Problem =>
Every record shown here needs to be repeated exactly.

[Stored items]
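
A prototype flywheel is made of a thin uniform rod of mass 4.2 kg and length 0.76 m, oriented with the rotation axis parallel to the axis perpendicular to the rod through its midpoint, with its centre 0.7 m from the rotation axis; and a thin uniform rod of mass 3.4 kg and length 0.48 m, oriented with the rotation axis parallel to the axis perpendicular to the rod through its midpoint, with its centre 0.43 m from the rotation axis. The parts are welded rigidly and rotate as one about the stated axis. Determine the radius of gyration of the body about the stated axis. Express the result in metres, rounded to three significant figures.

Thin rod: I_cm = (1/12)ML² = (1/12)(4.2)(0.76)² = 0.20216 kg m²; centre at d = 0.7 m, so the parallel axis theorem gives I = 0.20216 + (4.2)(0.7)² = 2.2602 kg m².
Thin rod: I_cm = (1/12)ML² = (1/12)(3.4)(0.48)² = 0.06528 kg m²; centre at d = 0.43 m, so the parallel axis theorem gives I = 0.06528 + (3.4)(0.43)² = 0.69394 kg m².
Total I = 2.9541 kg m²; total mass M = 7.6 kg.
k = √(I/M) = √(2.9541/7.6) = 0.62346 m.

0.623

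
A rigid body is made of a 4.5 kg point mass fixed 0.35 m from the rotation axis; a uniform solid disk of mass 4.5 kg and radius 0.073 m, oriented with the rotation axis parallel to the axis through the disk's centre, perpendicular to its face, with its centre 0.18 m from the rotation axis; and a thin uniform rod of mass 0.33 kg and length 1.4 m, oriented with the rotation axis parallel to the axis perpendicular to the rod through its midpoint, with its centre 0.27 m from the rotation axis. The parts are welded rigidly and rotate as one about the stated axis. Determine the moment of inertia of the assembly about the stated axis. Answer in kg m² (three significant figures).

Point mass: I_cm = 0; centre at d = 0.35 m, so the parallel axis theorem gives I = 0 + (4.5)(0.35)² = 0.55125 kg m².
Solid disk: I_cm = (1/2)MR² = (1/2)(4.5)(0.073)² = 0.01199 kg m²; centre at d = 0.18 m, so the parallel axis theorem gives I = 0.01199 + (4.5)(0.18)² = 0.15779 kg m².
Thin rod: I_cm = (1/12)ML² = (1/12)(0.33)(1.4)² = 0.0539 kg m²; centre at d = 0.27 m, so the parallel axis theorem gives I = 0.0539 + (0.33)(0.27)² = 0.077957 kg m².
Total I = 0.55125 + 0.15779 + 0.077957 = 0.787 kg m².

0.787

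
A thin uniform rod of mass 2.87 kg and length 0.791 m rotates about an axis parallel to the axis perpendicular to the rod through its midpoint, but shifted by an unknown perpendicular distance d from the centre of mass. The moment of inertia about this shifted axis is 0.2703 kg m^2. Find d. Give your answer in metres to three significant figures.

About the centre-of-mass axis, I_cm = (1/12)ML² = (1/12)(2.87)(0.791)² = 0.14964 kg m^2.
Parallel axis theorem: I = I_cm + Md², so Md² = 0.2703 − 0.14964 = 0.12066 kg m^2.
d = √(0.12066 / 2.87) = 0.20504 m.

0.205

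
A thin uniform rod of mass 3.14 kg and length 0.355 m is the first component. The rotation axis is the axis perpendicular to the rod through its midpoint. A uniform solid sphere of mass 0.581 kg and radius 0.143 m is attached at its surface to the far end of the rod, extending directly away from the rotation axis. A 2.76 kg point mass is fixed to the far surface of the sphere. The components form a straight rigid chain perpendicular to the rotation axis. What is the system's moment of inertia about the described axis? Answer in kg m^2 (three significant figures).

Thin rod: I_cm = (1/12)ML² = (1/12)(3.14)(0.355)² = 0.032977 kg m^2; axis through the centre, so I = 0.032977 kg m^2.
Solid sphere: I_cm = (2/5)MR² = (2/5)(0.581)(0.143)² = 0.0047523 kg m^2; centre at d = 0.1775 + 0.143 = 0.3205 m, so I = I_cm + Md² gives I = 0.0047523 + (0.581)(0.3205)² = 0.064433 kg m^2.
Point mass: I_cm = 0; centre at d = 0.1775 + 0.143 + 0.143 = 0.4635 m, so I = I_cm + Md² gives I = 0 + (2.76)(0.4635)² = 0.59294 kg m^2.
Total I = 0.032977 + 0.064433 + 0.59294 = 0.69035 kg m^2.

0.690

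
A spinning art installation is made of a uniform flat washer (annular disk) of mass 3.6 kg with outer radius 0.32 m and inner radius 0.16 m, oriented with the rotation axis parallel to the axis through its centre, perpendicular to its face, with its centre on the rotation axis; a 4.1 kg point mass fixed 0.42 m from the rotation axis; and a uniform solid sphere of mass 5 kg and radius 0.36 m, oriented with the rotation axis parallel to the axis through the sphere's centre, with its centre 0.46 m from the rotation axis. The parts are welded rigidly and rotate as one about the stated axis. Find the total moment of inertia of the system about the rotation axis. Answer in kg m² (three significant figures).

Annular disk: I_cm = (1/2)M(R²+r²) = (1/2)(3.6)[(0.32)² + (0.16)²] = 0.2304 kg m²; axis through the centre, so I = 0.2304 kg m².
Point mass: I_cm = 0; centre at d = 0.42 m, so I = I_cm + Md² gives I = 0 + (4.1)(0.42)² = 0.72324 kg m².
Solid sphere: I_cm = (2/5)MR² = (2/5)(5)(0.36)² = 0.2592 kg m²; centre at d = 0.46 m, so I = I_cm + Md² gives I = 0.2592 + (5)(0.46)² = 1.3172 kg m².
Total I = 0.2304 + 0.72324 + 1.3172 = 2.2708 kg m².

2.27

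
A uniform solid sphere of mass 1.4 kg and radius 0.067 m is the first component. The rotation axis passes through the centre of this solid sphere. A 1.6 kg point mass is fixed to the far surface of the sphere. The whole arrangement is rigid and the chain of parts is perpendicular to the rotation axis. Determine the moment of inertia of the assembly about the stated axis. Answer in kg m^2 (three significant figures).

0.00970

Solid sphere: I_cm = (2/5)MR² = (2/5)(1.4)(0.067)² = 0.0025138 kg m^2; axis through the centre, so I = 0.0025138 kg m^2.
Point mass: I_cm = 0; centre at d = 0.067 m, so I = I_cm + Md² gives I = 0 + (1.6)(0.067)² = 0.0071824 kg m^2.
Total I = 0.0025138 + 0.0071824 = 0.0096962 kg m^2.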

Completed task =>
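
A prototype flywheel is made of a thin uniform rod of mass 4.2 kg and length 0.76 m, oriented with the rotation axis parallel to the axis perpendicular to the rod through its midpoint, with its centre 0.7 m from the rotation axis; and a thin uniform rod of mass 3.4 kg and length 0.48 m, oriented with the rotation axis parallel to the axis perpendicular to the rod through its midpoint, with its centre 0.43 m from the rotation axis. The parts are welded rigidly and rotate as one about the stated axis. Determine the radius of gyration of the body about the stated axis. Express the result in metres, rounded to three significant figures.

Thin rod: I_cm = (1/12)ML² = (1/12)(4.2)(0.76)² = 0.20216 kg m²; centre at d = 0.7 m, so the parallel axis theorem gives I = 0.20216 + (4.2)(0.7)² = 2.2602 kg m².
Thin rod: I_cm = (1/12)ML² = (1/12)(3.4)(0.48)² = 0.06528 kg m²; centre at d = 0.43 m, so the parallel axis theorem gives I = 0.06528 + (3.4)(0.43)² = 0.69394 kg m².
Total I = 2.9541 kg m²; total mass M = 7.6 kg.
k = √(I/M) = √(2.9541/7.6) = 0.62346 m.

0.623

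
A rigid body is made of a 4.5 kg point mass fixed 0.35 m from the rotation axis; a uniform solid disk of mass 4.5 kg and radius 0.073 m, oriented with the rotation axis parallel to the axis through the disk's centre, perpendicular to its face, with its centre 0.18 m from the rotation axis; and a thin uniform rod of mass 0.33 kg and length 1.4 m, oriented with the rotation axis parallel to the axis perpendicular to the rod through its midpoint, with its centre 0.27 m from the rotation axis. The parts are welded rigidly and rotate as one about the stated axis. Determine the moment of inertia of the assembly about the stated axis. Answer in kg m² (three significant figures).

Point mass: I_cm = 0; centre at d = 0.35 m, so the parallel axis theorem gives I = 0 + (4.5)(0.35)² = 0.55125 kg m².
Solid disk: I_cm = (1/2)MR² = (1/2)(4.5)(0.073)² = 0.01199 kg m²; centre at d = 0.18 m, so the parallel axis theorem gives I = 0.01199 + (4.5)(0.18)² = 0.15779 kg m².
Thin rod: I_cm = (1/12)ML² = (1/12)(0.33)(1.4)² = 0.0539 kg m²; centre at d = 0.27 m, so the parallel axis theorem gives I = 0.0539 + (0.33)(0.27)² = 0.077957 kg m².
Total I = 0.55125 + 0.15779 + 0.077957 = 0.787 kg m².

0.787

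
A thin uniform rod of mass 2.87 kg and length 0.791 m rotates about an axis parallel to the axis perpendicular to the rod through its midpoint, but shifted by an unknown perpendicular distance d from the centre of mass. The moment of inertia about this shifted axis is 0.2703 kg m^2. Find d. Give your answer in metres to three significant figures.

About the centre-of-mass axis, I_cm = (1/12)ML² = (1/12)(2.87)(0.791)² = 0.14964 kg m^2.
Parallel axis theorem: I = I_cm + Md², so Md² = 0.2703 − 0.14964 = 0.12066 kg m^2.
d = √(0.12066 / 2.87) = 0.20504 m.

0.205

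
A thin uniform rod of mass 3.14 kg and length 0.355 m is the first component. The rotation axis is the axis perpendicular to the rod through its midpoint. A uniform solid sphere of mass 0.581 kg and radius 0.143 m is attached at its surface to the far end of the rod, extending directly away from the rotation axis. A 2.76 kg point mass is fixed to the far surface of the sphere. The components form a straight rigid chain perpendicular to the rotation axis. What is the system's moment of inertia about the described axis? Answer in kg m^2 (three significant figures).

Thin rod: I_cm = (1/12)ML² = (1/12)(3.14)(0.355)² = 0.032977 kg m^2; axis through the centre, so I = 0.032977 kg m^2.
Solid sphere: I_cm = (2/5)MR² = (2/5)(0.581)(0.143)² = 0.0047523 kg m^2; centre at d = 0.1775 + 0.143 = 0.3205 m, so I = I_cm + Md² gives I = 0.0047523 + (0.581)(0.3205)² = 0.064433 kg m^2.
Point mass: I_cm = 0; centre at d = 0.1775 + 0.143 + 0.143 = 0.4635 m, so I = I_cm + Md² gives I = 0 + (2.76)(0.4635)² = 0.59294 kg m^2.
Total I = 0.032977 + 0.064433 + 0.59294 = 0.69035 kg m^2.

0.690

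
A spinning art installation is made of a uniform flat washer (annular disk) of mass 3.6 kg with outer radius 0.32 m and inner radius 0.16 m, oriented with the rotation axis parallel to the axis through its centre, perpendicular to its face, with its centre on the rotation axis; a 4.1 kg point mass fixed 0.42 m from the rotation axis; and a uniform solid sphere of mass 5 kg and radius 0.36 m, oriented with the rotation axis parallel to the axis through the sphere's centre, with its centre 0.46 m from the rotation axis. The parts are welded rigidly and rotate as one about the stated axis. Find the total moment of inertia of the system about the rotation axis. Answer in kg m² (three significant figures).

Annular disk: I_cm = (1/2)M(R²+r²) = (1/2)(3.6)[(0.32)² + (0.16)²] = 0.2304 kg m²; axis through the centre, so I = 0.2304 kg m².
Point mass: I_cm = 0; centre at d = 0.42 m, so I = I_cm + Md² gives I = 0 + (4.1)(0.42)² = 0.72324 kg m².
Solid sphere: I_cm = (2/5)MR² = (2/5)(5)(0.36)² = 0.2592 kg m²; centre at d = 0.46 m, so I = I_cm + Md² gives I = 0.2592 + (5)(0.46)² = 1.3172 kg m².
Total I = 0.2304 + 0.72324 + 1.3172 = 2.2708 kg m².

2.27

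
A uniform solid sphere of mass 1.4 kg and radius 0.067 m is the first component. The rotation axis passes through the centre of this solid sphere. A 1.6 kg point mass is fixed to the far surface of the sphere. The whole arrangement is rigid and the chain of parts is perpendicular to the rotation axis. Determine the moment of inertia of the assembly about the stated axis. Answer in kg m^2 (three significant figures).

0.00970

Solid sphere: I_cm = (2/5)MR² = (2/5)(1.4)(0.067)² = 0.0025138 kg m^2; axis through the centre, so I = 0.0025138 kg m^2.
Point mass: I_cm = 0; centre at d = 0.067 m, so I = I_cm + Md² gives I = 0 + (1.6)(0.067)² = 0.0071824 kg m^2.
Total I = 0.0025138 + 0.0071824 = 0.0096962 kg m^2.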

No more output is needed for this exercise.